Source information:
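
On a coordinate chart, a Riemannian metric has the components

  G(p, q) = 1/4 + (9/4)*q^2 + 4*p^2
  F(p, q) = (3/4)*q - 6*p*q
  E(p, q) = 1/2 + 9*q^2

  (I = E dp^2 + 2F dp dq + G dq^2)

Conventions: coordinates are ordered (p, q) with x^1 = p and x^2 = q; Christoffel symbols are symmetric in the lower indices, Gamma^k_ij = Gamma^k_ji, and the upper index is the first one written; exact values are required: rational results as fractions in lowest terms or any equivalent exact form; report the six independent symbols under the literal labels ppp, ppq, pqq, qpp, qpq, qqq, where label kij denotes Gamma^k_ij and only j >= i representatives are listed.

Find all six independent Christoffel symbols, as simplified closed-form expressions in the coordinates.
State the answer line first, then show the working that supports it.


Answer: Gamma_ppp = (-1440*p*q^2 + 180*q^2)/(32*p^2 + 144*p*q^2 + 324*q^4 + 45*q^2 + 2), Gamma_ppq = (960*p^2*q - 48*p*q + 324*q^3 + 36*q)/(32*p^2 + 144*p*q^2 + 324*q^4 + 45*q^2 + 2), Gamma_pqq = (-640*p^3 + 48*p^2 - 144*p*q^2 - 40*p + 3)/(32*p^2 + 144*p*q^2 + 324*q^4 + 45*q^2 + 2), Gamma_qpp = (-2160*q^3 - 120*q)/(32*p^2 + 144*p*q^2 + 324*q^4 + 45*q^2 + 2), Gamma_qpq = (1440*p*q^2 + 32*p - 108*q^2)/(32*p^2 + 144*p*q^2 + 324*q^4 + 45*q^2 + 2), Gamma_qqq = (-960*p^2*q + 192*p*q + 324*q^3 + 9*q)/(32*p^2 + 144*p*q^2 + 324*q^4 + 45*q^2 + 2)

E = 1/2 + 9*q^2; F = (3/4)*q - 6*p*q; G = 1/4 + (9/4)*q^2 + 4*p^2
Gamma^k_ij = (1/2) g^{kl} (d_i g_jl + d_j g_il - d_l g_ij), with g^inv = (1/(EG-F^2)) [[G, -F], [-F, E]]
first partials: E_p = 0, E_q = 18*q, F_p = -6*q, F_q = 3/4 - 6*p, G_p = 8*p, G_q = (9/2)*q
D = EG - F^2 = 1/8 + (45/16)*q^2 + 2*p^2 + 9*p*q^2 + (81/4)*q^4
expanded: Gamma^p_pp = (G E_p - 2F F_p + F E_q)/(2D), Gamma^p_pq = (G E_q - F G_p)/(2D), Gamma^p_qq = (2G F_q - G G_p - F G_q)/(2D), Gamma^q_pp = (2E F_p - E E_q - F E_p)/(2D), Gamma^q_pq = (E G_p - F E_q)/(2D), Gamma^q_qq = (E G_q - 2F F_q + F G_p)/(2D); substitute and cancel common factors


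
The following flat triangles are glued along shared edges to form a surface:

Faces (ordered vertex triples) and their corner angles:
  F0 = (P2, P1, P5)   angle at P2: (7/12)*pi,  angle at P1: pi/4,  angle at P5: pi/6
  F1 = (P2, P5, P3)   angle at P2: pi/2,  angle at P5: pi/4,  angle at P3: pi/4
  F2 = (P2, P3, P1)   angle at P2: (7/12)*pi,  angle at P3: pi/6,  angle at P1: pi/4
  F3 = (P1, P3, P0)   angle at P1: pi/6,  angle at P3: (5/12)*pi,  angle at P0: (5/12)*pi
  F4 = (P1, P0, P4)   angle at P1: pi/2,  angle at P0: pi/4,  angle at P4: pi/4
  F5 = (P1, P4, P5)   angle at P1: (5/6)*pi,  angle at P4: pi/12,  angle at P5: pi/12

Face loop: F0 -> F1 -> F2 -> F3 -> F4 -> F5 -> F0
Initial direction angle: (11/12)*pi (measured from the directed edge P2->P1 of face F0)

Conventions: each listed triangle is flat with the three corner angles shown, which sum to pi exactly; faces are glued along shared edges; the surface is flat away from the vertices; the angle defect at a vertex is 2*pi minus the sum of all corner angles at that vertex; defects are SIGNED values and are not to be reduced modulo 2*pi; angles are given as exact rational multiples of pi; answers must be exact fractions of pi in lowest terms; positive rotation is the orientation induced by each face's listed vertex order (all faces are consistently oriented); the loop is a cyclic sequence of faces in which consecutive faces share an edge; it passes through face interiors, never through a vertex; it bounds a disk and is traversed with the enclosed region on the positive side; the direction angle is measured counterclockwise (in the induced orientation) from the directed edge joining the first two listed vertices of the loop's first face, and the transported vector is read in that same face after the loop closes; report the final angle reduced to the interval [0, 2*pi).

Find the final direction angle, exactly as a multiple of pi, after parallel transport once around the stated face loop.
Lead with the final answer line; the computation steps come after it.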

--

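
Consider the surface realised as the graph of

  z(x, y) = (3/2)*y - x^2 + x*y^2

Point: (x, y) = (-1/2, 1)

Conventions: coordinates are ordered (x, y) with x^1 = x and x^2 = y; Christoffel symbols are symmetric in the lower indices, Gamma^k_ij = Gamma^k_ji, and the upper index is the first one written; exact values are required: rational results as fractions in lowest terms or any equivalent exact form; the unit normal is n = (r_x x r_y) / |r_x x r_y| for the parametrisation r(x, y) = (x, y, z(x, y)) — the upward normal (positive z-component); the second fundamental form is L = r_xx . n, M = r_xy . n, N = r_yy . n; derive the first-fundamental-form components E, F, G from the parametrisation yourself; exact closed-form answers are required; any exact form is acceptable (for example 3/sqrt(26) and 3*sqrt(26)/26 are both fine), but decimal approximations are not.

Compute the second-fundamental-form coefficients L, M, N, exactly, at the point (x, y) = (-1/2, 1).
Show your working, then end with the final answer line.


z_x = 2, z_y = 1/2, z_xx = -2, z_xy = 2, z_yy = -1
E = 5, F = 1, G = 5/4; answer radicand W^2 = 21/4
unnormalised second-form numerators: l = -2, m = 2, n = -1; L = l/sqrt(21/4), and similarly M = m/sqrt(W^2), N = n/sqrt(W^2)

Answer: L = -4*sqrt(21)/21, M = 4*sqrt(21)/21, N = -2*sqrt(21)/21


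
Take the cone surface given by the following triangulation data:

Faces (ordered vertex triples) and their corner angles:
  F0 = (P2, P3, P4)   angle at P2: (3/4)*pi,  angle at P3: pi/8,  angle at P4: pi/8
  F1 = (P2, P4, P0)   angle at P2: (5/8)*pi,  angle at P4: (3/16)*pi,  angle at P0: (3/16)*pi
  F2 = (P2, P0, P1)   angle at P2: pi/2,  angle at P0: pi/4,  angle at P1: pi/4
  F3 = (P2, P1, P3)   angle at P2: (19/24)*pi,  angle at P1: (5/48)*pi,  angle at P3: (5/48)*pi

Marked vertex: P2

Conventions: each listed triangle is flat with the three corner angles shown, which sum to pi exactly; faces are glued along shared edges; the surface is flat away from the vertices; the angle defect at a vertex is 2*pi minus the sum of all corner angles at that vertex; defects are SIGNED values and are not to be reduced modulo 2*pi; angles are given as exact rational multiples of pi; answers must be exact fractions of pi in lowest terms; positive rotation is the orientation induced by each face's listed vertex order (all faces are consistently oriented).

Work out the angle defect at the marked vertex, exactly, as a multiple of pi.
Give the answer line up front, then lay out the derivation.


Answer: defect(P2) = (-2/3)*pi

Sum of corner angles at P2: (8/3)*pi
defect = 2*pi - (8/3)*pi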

Task objective: From the data above, reproduce word for word the lines running from the line with "(I = E dp^2 + 2F dp dq + G dq^2)" to the line with "Find all six", ends included.

Exercise solution:
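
  (I = E dp^2 + 2F dp dq + G dq^2)

Conventions: coordinates are ordered (p, q) with x^1 = p and x^2 = q; Christoffel symbols are symmetric in the lower indices, Gamma^k_ij = Gamma^k_ji, and the upper index is the first one written; exact values are required: rational results as fractions in lowest terms or any equivalent exact form; report the six independent symbols under the literal labels ppp, ppq, pqq, qpp, qpq, qqq, where label kij denotes Gamma^k_ij and only j >= i representatives are listed.

Find all six independent Christoffel symbols, as simplified closed-form expressions in the coordinates.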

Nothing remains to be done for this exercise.